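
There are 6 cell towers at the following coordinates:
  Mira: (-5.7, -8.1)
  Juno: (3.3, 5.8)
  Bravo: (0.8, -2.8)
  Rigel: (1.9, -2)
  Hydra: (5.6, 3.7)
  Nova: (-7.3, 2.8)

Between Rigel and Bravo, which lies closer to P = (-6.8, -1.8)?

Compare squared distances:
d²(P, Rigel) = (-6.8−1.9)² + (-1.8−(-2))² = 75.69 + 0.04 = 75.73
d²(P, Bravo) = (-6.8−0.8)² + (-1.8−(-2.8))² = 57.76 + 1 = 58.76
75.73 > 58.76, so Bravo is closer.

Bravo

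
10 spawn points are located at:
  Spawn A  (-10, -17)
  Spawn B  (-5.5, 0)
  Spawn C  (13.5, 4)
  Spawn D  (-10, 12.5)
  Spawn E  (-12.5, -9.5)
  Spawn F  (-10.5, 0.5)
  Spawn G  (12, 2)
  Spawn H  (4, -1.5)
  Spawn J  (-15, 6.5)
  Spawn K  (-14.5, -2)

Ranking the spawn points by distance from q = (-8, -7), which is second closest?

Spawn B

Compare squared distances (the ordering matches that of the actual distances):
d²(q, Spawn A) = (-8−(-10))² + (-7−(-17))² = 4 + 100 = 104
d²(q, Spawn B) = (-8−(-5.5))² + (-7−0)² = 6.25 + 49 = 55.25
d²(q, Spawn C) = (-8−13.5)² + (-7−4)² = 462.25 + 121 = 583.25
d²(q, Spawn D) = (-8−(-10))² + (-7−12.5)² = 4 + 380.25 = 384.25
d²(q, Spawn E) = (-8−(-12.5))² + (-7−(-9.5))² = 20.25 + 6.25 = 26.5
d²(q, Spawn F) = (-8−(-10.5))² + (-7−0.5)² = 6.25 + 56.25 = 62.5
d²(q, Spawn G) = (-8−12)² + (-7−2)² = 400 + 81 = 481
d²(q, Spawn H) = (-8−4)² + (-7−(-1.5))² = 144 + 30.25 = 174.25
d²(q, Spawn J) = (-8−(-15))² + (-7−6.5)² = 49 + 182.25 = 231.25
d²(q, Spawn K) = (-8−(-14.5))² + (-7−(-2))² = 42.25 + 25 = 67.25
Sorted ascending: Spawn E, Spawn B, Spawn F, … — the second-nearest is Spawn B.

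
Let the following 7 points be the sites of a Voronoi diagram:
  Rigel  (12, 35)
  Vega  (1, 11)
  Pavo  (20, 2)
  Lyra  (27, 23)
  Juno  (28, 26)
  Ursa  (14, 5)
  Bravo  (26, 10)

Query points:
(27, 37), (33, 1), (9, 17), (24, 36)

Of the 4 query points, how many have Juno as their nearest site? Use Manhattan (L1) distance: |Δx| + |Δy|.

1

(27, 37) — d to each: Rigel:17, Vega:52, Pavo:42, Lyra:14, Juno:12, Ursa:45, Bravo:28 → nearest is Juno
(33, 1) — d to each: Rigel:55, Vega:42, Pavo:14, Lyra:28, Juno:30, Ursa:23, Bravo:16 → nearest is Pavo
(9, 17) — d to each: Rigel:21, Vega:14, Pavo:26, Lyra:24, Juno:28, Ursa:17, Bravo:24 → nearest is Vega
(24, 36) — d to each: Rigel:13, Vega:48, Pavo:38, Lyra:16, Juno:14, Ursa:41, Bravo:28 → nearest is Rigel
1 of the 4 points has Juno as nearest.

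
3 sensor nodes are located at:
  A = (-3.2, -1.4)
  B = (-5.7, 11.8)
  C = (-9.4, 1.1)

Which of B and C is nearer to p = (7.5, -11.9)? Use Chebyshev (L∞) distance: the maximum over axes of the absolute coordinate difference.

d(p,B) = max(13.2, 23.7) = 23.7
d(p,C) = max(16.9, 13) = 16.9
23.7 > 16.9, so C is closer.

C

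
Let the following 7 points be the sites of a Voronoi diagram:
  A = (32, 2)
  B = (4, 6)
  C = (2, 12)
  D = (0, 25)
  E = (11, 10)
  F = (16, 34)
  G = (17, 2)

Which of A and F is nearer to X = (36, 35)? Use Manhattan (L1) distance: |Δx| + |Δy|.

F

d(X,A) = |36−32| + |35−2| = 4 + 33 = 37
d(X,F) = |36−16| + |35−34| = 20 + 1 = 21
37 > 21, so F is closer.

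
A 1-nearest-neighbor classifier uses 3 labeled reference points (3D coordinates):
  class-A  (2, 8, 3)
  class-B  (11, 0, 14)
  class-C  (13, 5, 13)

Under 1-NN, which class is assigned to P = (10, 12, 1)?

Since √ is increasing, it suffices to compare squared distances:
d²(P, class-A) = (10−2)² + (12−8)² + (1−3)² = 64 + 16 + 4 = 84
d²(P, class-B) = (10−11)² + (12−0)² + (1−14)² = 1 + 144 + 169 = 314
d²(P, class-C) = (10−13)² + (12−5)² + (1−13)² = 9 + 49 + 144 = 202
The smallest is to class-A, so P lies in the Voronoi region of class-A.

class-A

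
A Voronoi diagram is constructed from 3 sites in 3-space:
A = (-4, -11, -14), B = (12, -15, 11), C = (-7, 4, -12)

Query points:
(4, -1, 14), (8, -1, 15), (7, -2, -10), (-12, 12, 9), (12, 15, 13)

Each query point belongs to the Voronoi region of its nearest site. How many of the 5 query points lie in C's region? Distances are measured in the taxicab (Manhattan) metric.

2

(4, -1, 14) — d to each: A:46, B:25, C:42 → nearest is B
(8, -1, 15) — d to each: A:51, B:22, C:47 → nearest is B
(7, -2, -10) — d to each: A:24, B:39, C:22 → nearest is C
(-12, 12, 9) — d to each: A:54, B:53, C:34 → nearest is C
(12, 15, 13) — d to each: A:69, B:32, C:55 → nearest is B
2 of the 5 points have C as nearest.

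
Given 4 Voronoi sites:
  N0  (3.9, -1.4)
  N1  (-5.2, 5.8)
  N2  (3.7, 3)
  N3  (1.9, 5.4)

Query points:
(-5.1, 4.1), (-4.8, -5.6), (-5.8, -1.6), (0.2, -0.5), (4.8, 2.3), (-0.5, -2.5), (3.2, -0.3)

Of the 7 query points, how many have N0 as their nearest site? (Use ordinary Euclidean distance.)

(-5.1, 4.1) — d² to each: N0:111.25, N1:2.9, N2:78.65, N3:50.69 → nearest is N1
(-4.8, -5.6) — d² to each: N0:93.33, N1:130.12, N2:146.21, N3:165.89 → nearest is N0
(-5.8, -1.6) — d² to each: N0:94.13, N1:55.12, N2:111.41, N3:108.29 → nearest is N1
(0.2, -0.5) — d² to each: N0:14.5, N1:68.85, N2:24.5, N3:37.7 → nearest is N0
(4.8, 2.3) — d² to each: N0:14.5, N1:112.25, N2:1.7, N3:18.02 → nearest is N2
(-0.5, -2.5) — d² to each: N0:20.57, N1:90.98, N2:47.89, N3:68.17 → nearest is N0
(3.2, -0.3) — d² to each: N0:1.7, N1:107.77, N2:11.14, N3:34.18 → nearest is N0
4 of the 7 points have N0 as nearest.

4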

Exercise description: Give the count of lines in the records that contain "coordinates", and no other text.

Completed exercise: 2